Work to complete:
Stop after the line with "After exactly 13 steps, how"; until then, please copy every line of the records word for word from the first.

Entries supplied:
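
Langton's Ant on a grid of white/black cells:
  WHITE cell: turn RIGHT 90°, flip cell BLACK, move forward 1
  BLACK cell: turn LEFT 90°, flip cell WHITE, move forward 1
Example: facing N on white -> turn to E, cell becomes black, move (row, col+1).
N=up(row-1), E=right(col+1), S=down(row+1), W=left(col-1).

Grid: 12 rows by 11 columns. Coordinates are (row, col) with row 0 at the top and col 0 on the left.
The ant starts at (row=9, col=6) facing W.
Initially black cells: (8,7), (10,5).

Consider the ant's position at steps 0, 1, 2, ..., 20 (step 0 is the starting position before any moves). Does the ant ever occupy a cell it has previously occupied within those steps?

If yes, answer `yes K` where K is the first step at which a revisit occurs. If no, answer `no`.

Step 1: on WHITE (9,6): turn R to N, flip to black, move to (8,6). |black|=3 — new cell
Step 2: on WHITE (8,6): turn R to E, flip to black, move to (8,7). |black|=4 — new cell
Step 3: on BLACK (8,7): turn L to N, flip to white, move to (7,7). |black|=3 — new cell
Step 4: on WHITE (7,7): turn R to E, flip to black, move to (7,8). |black|=4 — new cell
Step 5: on WHITE (7,8): turn R to S, flip to black, move to (8,8). |black|=5 — new cell
Step 6: on WHITE (8,8): turn R to W, flip to black, move to (8,7). |black|=6 — REVISIT

Answer: yes 6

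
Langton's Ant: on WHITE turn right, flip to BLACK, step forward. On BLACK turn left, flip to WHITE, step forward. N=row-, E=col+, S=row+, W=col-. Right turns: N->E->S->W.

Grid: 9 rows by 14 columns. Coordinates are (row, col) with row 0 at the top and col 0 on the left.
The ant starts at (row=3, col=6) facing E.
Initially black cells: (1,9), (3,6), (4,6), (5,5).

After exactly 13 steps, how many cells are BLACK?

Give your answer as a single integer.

Step 1: on BLACK (3,6): turn L to N, flip to white, move to (2,6). |black|=3
Step 2: on WHITE (2,6): turn R to E, flip to black, move to (2,7). |black|=4
Step 3: on WHITE (2,7): turn R to S, flip to black, move to (3,7). |black|=5
Step 4: on WHITE (3,7): turn R to W, flip to black, move to (3,6). |black|=6
Step 5: on WHITE (3,6): turn R to N, flip to black, move to (2,6). |black|=7
Step 6: on BLACK (2,6): turn L to W, flip to white, move to (2,5). |black|=6
Step 7: on WHITE (2,5): turn R to N, flip to black, move to (1,5). |black|=7
Step 8: on WHITE (1,5): turn R to E, flip to black, move to (1,6). |black|=8
Step 9: on WHITE (1,6): turn R to S, flip to black, move to (2,6). |black|=9
Step 10: on WHITE (2,6): turn R to W, flip to black, move to (2,5). |black|=10
Step 11: on BLACK (2,5): turn L to S, flip to white, move to (3,5). |black|=9
Step 12: on WHITE (3,5): turn R to W, flip to black, move to (3,4). |black|=10
Step 13: on WHITE (3,4): turn R to N, flip to black, move to (2,4). |black|=11

Answer: 11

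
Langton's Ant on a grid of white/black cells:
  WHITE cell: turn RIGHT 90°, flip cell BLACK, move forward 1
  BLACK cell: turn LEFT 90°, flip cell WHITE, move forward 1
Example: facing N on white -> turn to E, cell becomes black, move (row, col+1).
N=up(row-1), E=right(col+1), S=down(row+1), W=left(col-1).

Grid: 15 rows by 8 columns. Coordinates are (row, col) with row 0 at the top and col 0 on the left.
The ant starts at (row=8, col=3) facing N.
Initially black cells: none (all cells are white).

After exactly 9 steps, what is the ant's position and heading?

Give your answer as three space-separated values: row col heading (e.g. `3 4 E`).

Answer: 8 2 W

Derivation:
Step 1: on WHITE (8,3): turn R to E, flip to black, move to (8,4). |black|=1
Step 2: on WHITE (8,4): turn R to S, flip to black, move to (9,4). |black|=2
Step 3: on WHITE (9,4): turn R to W, flip to black, move to (9,3). |black|=3
Step 4: on WHITE (9,3): turn R to N, flip to black, move to (8,3). |black|=4
Step 5: on BLACK (8,3): turn L to W, flip to white, move to (8,2). |black|=3
Step 6: on WHITE (8,2): turn R to N, flip to black, move to (7,2). |black|=4
Step 7: on WHITE (7,2): turn R to E, flip to black, move to (7,3). |black|=5
Step 8: on WHITE (7,3): turn R to S, flip to black, move to (8,3). |black|=6
Step 9: on WHITE (8,3): turn R to W, flip to black, move to (8,2). |black|=7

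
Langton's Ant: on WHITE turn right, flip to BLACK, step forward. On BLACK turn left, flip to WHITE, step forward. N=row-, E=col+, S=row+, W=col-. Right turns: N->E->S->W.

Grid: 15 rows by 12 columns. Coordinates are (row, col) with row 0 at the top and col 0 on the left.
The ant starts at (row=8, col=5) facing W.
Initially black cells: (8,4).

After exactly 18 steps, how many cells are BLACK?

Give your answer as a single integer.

Step 1: on WHITE (8,5): turn R to N, flip to black, move to (7,5). |black|=2
Step 2: on WHITE (7,5): turn R to E, flip to black, move to (7,6). |black|=3
Step 3: on WHITE (7,6): turn R to S, flip to black, move to (8,6). |black|=4
Step 4: on WHITE (8,6): turn R to W, flip to black, move to (8,5). |black|=5
Step 5: on BLACK (8,5): turn L to S, flip to white, move to (9,5). |black|=4
Step 6: on WHITE (9,5): turn R to W, flip to black, move to (9,4). |black|=5
Step 7: on WHITE (9,4): turn R to N, flip to black, move to (8,4). |black|=6
Step 8: on BLACK (8,4): turn L to W, flip to white, move to (8,3). |black|=5
Step 9: on WHITE (8,3): turn R to N, flip to black, move to (7,3). |black|=6
Step 10: on WHITE (7,3): turn R to E, flip to black, move to (7,4). |black|=7
Step 11: on WHITE (7,4): turn R to S, flip to black, move to (8,4). |black|=8
Step 12: on WHITE (8,4): turn R to W, flip to black, move to (8,3). |black|=9
Step 13: on BLACK (8,3): turn L to S, flip to white, move to (9,3). |black|=8
Step 14: on WHITE (9,3): turn R to W, flip to black, move to (9,2). |black|=9
Step 15: on WHITE (9,2): turn R to N, flip to black, move to (8,2). |black|=10
Step 16: on WHITE (8,2): turn R to E, flip to black, move to (8,3). |black|=11
Step 17: on WHITE (8,3): turn R to S, flip to black, move to (9,3). |black|=12
Step 18: on BLACK (9,3): turn L to E, flip to white, move to (9,4). |black|=11

Answer: 11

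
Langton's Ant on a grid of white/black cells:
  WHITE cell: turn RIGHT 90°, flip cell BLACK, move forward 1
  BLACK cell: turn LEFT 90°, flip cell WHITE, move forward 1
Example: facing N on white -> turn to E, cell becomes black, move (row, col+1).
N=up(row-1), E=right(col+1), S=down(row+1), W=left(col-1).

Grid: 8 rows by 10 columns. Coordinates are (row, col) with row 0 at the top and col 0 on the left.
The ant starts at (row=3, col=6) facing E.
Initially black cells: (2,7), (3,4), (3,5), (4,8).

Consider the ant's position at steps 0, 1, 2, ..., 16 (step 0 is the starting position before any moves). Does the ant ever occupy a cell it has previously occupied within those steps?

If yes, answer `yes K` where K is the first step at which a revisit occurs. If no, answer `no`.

Answer: yes 8

Derivation:
Step 1: on WHITE (3,6): turn R to S, flip to black, move to (4,6). |black|=5 — new cell
Step 2: on WHITE (4,6): turn R to W, flip to black, move to (4,5). |black|=6 — new cell
Step 3: on WHITE (4,5): turn R to N, flip to black, move to (3,5). |black|=7 — new cell
Step 4: on BLACK (3,5): turn L to W, flip to white, move to (3,4). |black|=6 — new cell
Step 5: on BLACK (3,4): turn L to S, flip to white, move to (4,4). |black|=5 — new cell
Step 6: on WHITE (4,4): turn R to W, flip to black, move to (4,3). |black|=6 — new cell
Step 7: on WHITE (4,3): turn R to N, flip to black, move to (3,3). |black|=7 — new cell
Step 8: on WHITE (3,3): turn R to E, flip to black, move to (3,4). |black|=8 — REVISIT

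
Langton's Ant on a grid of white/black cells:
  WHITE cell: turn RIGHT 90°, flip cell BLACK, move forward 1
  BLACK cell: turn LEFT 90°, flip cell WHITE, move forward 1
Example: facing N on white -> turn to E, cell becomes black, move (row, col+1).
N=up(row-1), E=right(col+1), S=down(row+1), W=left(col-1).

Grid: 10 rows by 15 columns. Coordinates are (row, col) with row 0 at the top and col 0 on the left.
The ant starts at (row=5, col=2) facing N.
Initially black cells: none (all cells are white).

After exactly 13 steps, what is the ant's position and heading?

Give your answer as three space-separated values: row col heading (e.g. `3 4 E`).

Answer: 5 1 E

Derivation:
Step 1: on WHITE (5,2): turn R to E, flip to black, move to (5,3). |black|=1
Step 2: on WHITE (5,3): turn R to S, flip to black, move to (6,3). |black|=2
Step 3: on WHITE (6,3): turn R to W, flip to black, move to (6,2). |black|=3
Step 4: on WHITE (6,2): turn R to N, flip to black, move to (5,2). |black|=4
Step 5: on BLACK (5,2): turn L to W, flip to white, move to (5,1). |black|=3
Step 6: on WHITE (5,1): turn R to N, flip to black, move to (4,1). |black|=4
Step 7: on WHITE (4,1): turn R to E, flip to black, move to (4,2). |black|=5
Step 8: on WHITE (4,2): turn R to S, flip to black, move to (5,2). |black|=6
Step 9: on WHITE (5,2): turn R to W, flip to black, move to (5,1). |black|=7
Step 10: on BLACK (5,1): turn L to S, flip to white, move to (6,1). |black|=6
Step 11: on WHITE (6,1): turn R to W, flip to black, move to (6,0). |black|=7
Step 12: on WHITE (6,0): turn R to N, flip to black, move to (5,0). |black|=8
Step 13: on WHITE (5,0): turn R to E, flip to black, move to (5,1). |black|=9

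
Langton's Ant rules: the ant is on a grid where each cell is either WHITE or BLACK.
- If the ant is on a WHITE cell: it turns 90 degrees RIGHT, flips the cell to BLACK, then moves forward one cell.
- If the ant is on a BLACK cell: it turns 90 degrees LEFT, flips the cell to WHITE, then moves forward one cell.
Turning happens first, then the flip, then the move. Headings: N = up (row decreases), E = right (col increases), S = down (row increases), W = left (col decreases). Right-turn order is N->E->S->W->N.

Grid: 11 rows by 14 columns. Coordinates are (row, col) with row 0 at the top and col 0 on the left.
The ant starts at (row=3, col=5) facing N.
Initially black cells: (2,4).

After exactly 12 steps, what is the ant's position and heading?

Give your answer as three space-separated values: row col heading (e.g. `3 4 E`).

Answer: 3 3 S

Derivation:
Step 1: on WHITE (3,5): turn R to E, flip to black, move to (3,6). |black|=2
Step 2: on WHITE (3,6): turn R to S, flip to black, move to (4,6). |black|=3
Step 3: on WHITE (4,6): turn R to W, flip to black, move to (4,5). |black|=4
Step 4: on WHITE (4,5): turn R to N, flip to black, move to (3,5). |black|=5
Step 5: on BLACK (3,5): turn L to W, flip to white, move to (3,4). |black|=4
Step 6: on WHITE (3,4): turn R to N, flip to black, move to (2,4). |black|=5
Step 7: on BLACK (2,4): turn L to W, flip to white, move to (2,3). |black|=4
Step 8: on WHITE (2,3): turn R to N, flip to black, move to (1,3). |black|=5
Step 9: on WHITE (1,3): turn R to E, flip to black, move to (1,4). |black|=6
Step 10: on WHITE (1,4): turn R to S, flip to black, move to (2,4). |black|=7
Step 11: on WHITE (2,4): turn R to W, flip to black, move to (2,3). |black|=8
Step 12: on BLACK (2,3): turn L to S, flip to white, move to (3,3). |black|=7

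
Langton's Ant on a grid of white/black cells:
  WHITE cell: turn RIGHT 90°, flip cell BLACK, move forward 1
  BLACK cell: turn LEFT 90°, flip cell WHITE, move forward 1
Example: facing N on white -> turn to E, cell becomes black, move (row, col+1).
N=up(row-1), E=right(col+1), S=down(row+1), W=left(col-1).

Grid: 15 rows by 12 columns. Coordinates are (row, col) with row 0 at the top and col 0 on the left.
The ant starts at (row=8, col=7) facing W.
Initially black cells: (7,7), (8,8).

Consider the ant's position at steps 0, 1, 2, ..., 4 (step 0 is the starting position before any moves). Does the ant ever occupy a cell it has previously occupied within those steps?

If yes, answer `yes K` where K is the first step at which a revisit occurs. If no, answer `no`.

Step 1: on WHITE (8,7): turn R to N, flip to black, move to (7,7). |black|=3 — new cell
Step 2: on BLACK (7,7): turn L to W, flip to white, move to (7,6). |black|=2 — new cell
Step 3: on WHITE (7,6): turn R to N, flip to black, move to (6,6). |black|=3 — new cell
Step 4: on WHITE (6,6): turn R to E, flip to black, move to (6,7). |black|=4 — new cell
No revisit within 4 steps.

Answer: no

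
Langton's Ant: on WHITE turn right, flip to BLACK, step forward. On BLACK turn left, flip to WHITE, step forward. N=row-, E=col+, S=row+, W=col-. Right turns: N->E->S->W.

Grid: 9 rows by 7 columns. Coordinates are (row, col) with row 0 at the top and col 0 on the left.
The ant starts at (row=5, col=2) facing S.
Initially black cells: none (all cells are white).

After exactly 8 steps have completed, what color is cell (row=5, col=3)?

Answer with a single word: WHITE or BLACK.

Step 1: on WHITE (5,2): turn R to W, flip to black, move to (5,1). |black|=1
Step 2: on WHITE (5,1): turn R to N, flip to black, move to (4,1). |black|=2
Step 3: on WHITE (4,1): turn R to E, flip to black, move to (4,2). |black|=3
Step 4: on WHITE (4,2): turn R to S, flip to black, move to (5,2). |black|=4
Step 5: on BLACK (5,2): turn L to E, flip to white, move to (5,3). |black|=3
Step 6: on WHITE (5,3): turn R to S, flip to black, move to (6,3). |black|=4
Step 7: on WHITE (6,3): turn R to W, flip to black, move to (6,2). |black|=5
Step 8: on WHITE (6,2): turn R to N, flip to black, move to (5,2). |black|=6

Answer: BLACK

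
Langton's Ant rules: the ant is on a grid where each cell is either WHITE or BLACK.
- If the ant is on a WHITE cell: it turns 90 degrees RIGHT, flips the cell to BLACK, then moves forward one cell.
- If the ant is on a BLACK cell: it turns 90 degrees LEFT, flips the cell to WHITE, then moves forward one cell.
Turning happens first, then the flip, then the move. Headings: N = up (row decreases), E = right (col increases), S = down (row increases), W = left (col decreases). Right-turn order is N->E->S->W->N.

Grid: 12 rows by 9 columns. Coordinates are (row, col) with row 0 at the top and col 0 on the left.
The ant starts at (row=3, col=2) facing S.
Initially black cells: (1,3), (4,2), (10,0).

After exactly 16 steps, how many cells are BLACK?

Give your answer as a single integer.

Step 1: on WHITE (3,2): turn R to W, flip to black, move to (3,1). |black|=4
Step 2: on WHITE (3,1): turn R to N, flip to black, move to (2,1). |black|=5
Step 3: on WHITE (2,1): turn R to E, flip to black, move to (2,2). |black|=6
Step 4: on WHITE (2,2): turn R to S, flip to black, move to (3,2). |black|=7
Step 5: on BLACK (3,2): turn L to E, flip to white, move to (3,3). |black|=6
Step 6: on WHITE (3,3): turn R to S, flip to black, move to (4,3). |black|=7
Step 7: on WHITE (4,3): turn R to W, flip to black, move to (4,2). |black|=8
Step 8: on BLACK (4,2): turn L to S, flip to white, move to (5,2). |black|=7
Step 9: on WHITE (5,2): turn R to W, flip to black, move to (5,1). |black|=8
Step 10: on WHITE (5,1): turn R to N, flip to black, move to (4,1). |black|=9
Step 11: on WHITE (4,1): turn R to E, flip to black, move to (4,2). |black|=10
Step 12: on WHITE (4,2): turn R to S, flip to black, move to (5,2). |black|=11
Step 13: on BLACK (5,2): turn L to E, flip to white, move to (5,3). |black|=10
Step 14: on WHITE (5,3): turn R to S, flip to black, move to (6,3). |black|=11
Step 15: on WHITE (6,3): turn R to W, flip to black, move to (6,2). |black|=12
Step 16: on WHITE (6,2): turn R to N, flip to black, move to (5,2). |black|=13

Answer: 13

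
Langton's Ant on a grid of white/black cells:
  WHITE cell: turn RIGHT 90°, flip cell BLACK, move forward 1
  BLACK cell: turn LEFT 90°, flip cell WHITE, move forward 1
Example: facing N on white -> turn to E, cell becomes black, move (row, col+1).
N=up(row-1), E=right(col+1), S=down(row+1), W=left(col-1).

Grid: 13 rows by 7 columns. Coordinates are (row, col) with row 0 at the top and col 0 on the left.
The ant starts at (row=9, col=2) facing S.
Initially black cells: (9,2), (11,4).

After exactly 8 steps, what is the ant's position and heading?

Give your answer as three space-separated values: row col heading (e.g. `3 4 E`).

Answer: 9 4 S

Derivation:
Step 1: on BLACK (9,2): turn L to E, flip to white, move to (9,3). |black|=1
Step 2: on WHITE (9,3): turn R to S, flip to black, move to (10,3). |black|=2
Step 3: on WHITE (10,3): turn R to W, flip to black, move to (10,2). |black|=3
Step 4: on WHITE (10,2): turn R to N, flip to black, move to (9,2). |black|=4
Step 5: on WHITE (9,2): turn R to E, flip to black, move to (9,3). |black|=5
Step 6: on BLACK (9,3): turn L to N, flip to white, move to (8,3). |black|=4
Step 7: on WHITE (8,3): turn R to E, flip to black, move to (8,4). |black|=5
Step 8: on WHITE (8,4): turn R to S, flip to black, move to (9,4). |black|=6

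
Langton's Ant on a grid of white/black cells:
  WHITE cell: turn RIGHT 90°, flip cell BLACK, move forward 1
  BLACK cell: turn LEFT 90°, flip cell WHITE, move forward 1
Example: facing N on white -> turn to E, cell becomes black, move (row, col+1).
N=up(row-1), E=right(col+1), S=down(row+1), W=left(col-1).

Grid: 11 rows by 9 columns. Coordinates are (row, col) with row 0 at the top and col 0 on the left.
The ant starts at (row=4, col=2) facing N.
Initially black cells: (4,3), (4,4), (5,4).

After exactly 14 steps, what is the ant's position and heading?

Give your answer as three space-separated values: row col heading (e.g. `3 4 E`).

Answer: 7 5 S

Derivation:
Step 1: on WHITE (4,2): turn R to E, flip to black, move to (4,3). |black|=4
Step 2: on BLACK (4,3): turn L to N, flip to white, move to (3,3). |black|=3
Step 3: on WHITE (3,3): turn R to E, flip to black, move to (3,4). |black|=4
Step 4: on WHITE (3,4): turn R to S, flip to black, move to (4,4). |black|=5
Step 5: on BLACK (4,4): turn L to E, flip to white, move to (4,5). |black|=4
Step 6: on WHITE (4,5): turn R to S, flip to black, move to (5,5). |black|=5
Step 7: on WHITE (5,5): turn R to W, flip to black, move to (5,4). |black|=6
Step 8: on BLACK (5,4): turn L to S, flip to white, move to (6,4). |black|=5
Step 9: on WHITE (6,4): turn R to W, flip to black, move to (6,3). |black|=6
Step 10: on WHITE (6,3): turn R to N, flip to black, move to (5,3). |black|=7
Step 11: on WHITE (5,3): turn R to E, flip to black, move to (5,4). |black|=8
Step 12: on WHITE (5,4): turn R to S, flip to black, move to (6,4). |black|=9
Step 13: on BLACK (6,4): turn L to E, flip to white, move to (6,5). |black|=8
Step 14: on WHITE (6,5): turn R to S, flip to black, move to (7,5). |black|=9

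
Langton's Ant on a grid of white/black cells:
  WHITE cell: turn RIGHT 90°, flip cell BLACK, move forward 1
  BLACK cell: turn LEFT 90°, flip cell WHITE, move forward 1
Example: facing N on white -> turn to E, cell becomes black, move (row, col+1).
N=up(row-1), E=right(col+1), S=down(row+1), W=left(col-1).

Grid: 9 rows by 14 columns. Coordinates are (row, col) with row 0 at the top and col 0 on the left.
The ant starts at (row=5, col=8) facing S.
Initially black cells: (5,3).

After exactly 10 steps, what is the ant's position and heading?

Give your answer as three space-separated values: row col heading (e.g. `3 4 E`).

Step 1: on WHITE (5,8): turn R to W, flip to black, move to (5,7). |black|=2
Step 2: on WHITE (5,7): turn R to N, flip to black, move to (4,7). |black|=3
Step 3: on WHITE (4,7): turn R to E, flip to black, move to (4,8). |black|=4
Step 4: on WHITE (4,8): turn R to S, flip to black, move to (5,8). |black|=5
Step 5: on BLACK (5,8): turn L to E, flip to white, move to (5,9). |black|=4
Step 6: on WHITE (5,9): turn R to S, flip to black, move to (6,9). |black|=5
Step 7: on WHITE (6,9): turn R to W, flip to black, move to (6,8). |black|=6
Step 8: on WHITE (6,8): turn R to N, flip to black, move to (5,8). |black|=7
Step 9: on WHITE (5,8): turn R to E, flip to black, move to (5,9). |black|=8
Step 10: on BLACK (5,9): turn L to N, flip to white, move to (4,9). |black|=7

Answer: 4 9 N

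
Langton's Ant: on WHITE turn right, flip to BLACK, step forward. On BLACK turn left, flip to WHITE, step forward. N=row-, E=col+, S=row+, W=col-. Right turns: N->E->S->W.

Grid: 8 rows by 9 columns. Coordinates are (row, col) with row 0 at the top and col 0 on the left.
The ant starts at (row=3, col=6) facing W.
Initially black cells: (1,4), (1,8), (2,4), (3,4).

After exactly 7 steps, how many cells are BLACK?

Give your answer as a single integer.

Step 1: on WHITE (3,6): turn R to N, flip to black, move to (2,6). |black|=5
Step 2: on WHITE (2,6): turn R to E, flip to black, move to (2,7). |black|=6
Step 3: on WHITE (2,7): turn R to S, flip to black, move to (3,7). |black|=7
Step 4: on WHITE (3,7): turn R to W, flip to black, move to (3,6). |black|=8
Step 5: on BLACK (3,6): turn L to S, flip to white, move to (4,6). |black|=7
Step 6: on WHITE (4,6): turn R to W, flip to black, move to (4,5). |black|=8
Step 7: on WHITE (4,5): turn R to N, flip to black, move to (3,5). |black|=9

Answer: 9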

Task answer:
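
Langton's Ant on a grid of white/black cells:
  WHITE cell: turn RIGHT 90°, flip cell BLACK, move forward 1
  BLACK cell: turn LEFT 90°, flip cell WHITE, move forward 1
Example: facing N on white -> turn to E, cell becomes black, move (row, col+1).
N=up(row-1), E=right(col+1), S=down(row+1), W=left(col-1).

Grid: 12 rows by 11 columns. Coordinates are (row, col) with row 0 at the top and col 0 on the left.
The ant starts at (row=9, col=6) facing W.
Initially black cells: (8,7), (10,5).

Consider the ant's position at steps 0, 1, 2, ..., 20 (step 0 is the starting position before any moves). Does the ant ever occupy a cell it has previously occupied within those steps?

If yes, answer `yes K` where K is the first step at which a revisit occurs. If no, answer `no`.

Step 1: on WHITE (9,6): turn R to N, flip to black, move to (8,6). |black|=3 — new cell
Step 2: on WHITE (8,6): turn R to E, flip to black, move to (8,7). |black|=4 — new cell
Step 3: on BLACK (8,7): turn L to N, flip to white, move to (7,7). |black|=3 — new cell
Step 4: on WHITE (7,7): turn R to E, flip to black, move to (7,8). |black|=4 — new cell
Step 5: on WHITE (7,8): turn R to S, flip to black, move to (8,8). |black|=5 — new cell
Step 6: on WHITE (8,8): turn R to W, flip to black, move to (8,7). |black|=6 — REVISIT

Answer: yes 6

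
Langton's Ant: on WHITE turn right, flip to BLACK, step forward. On BLACK turn left, flip to WHITE, step forward. N=row-, E=col+, S=row+, W=col-. Right turns: N->E->S->W.

Grid: 9 rows by 14 columns. Coordinates are (row, col) with row 0 at the top and col 0 on the left.
The ant starts at (row=3, col=6) facing E.
Initially black cells: (1,9), (3,6), (4,6), (5,5).

After exactly 13 steps, how many cells are BLACK?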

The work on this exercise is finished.